→ **Data provided**
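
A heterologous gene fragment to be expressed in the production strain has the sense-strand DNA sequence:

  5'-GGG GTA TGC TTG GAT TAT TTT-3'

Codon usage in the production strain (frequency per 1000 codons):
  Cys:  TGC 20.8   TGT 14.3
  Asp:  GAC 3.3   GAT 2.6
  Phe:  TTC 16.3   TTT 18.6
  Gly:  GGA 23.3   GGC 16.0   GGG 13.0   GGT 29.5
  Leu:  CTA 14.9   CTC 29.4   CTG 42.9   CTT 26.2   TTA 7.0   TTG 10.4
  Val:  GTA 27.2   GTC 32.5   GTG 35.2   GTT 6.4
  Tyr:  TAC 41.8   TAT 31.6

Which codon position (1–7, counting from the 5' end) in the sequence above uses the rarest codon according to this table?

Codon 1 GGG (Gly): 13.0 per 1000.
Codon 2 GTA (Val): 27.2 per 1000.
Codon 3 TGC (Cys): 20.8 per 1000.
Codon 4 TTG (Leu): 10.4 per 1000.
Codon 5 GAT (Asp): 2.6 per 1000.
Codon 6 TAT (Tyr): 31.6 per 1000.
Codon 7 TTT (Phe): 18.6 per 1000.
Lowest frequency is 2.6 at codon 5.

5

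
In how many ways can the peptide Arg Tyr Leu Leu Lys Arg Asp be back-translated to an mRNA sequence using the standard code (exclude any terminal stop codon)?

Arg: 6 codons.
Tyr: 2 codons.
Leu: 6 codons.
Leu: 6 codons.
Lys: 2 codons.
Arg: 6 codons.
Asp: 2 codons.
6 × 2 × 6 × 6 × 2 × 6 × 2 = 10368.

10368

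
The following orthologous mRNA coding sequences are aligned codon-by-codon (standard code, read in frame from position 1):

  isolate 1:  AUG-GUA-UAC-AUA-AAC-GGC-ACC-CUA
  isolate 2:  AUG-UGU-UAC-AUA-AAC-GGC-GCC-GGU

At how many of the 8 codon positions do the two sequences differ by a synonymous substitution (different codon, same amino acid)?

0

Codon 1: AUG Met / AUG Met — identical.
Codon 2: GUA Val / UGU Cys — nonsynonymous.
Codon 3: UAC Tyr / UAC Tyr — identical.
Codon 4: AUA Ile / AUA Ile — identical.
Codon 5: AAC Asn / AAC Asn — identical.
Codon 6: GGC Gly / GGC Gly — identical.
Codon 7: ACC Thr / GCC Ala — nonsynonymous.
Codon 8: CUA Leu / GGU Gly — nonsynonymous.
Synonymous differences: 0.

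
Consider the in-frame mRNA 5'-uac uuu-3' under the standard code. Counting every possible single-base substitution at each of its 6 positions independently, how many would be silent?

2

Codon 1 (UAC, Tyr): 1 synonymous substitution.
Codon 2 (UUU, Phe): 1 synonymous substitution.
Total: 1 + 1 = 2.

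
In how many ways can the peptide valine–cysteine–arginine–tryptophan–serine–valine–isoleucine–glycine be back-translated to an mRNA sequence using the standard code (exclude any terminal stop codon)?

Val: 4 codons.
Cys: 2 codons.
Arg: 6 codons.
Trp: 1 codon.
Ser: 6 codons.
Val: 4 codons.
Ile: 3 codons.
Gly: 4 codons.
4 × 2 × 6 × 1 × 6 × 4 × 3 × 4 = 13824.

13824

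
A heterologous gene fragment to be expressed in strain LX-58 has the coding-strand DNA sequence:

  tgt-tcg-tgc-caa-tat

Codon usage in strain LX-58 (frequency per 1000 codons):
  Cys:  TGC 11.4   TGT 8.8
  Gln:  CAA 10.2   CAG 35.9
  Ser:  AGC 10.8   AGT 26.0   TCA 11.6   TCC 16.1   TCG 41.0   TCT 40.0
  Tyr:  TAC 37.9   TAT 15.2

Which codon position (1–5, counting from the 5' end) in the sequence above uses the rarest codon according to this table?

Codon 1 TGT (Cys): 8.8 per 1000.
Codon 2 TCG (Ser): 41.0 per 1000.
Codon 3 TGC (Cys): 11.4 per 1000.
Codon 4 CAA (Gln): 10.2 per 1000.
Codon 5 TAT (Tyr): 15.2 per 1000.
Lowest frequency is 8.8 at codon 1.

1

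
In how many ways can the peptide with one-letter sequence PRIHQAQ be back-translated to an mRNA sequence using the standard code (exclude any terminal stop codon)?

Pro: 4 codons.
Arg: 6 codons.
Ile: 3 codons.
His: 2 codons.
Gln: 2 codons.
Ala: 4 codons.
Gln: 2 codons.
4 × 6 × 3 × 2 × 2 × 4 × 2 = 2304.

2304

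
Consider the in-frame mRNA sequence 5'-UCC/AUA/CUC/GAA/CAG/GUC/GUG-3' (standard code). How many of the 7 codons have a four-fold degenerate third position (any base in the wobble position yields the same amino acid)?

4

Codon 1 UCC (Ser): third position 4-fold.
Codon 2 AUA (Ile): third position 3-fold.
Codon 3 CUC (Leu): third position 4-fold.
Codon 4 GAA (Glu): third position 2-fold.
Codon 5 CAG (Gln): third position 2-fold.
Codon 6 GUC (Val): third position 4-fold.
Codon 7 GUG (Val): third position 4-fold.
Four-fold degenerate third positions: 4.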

→ **Work request**
In the entries above, find each line with the word "isolate" and show it.

→ **Finished exercise**
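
  isolate 1:  AUG-GUA-UAC-AUA-AAC-GGC-ACC-CUA
  isolate 2:  AUG-UGU-UAC-AUA-AAC-GGC-GCC-GGU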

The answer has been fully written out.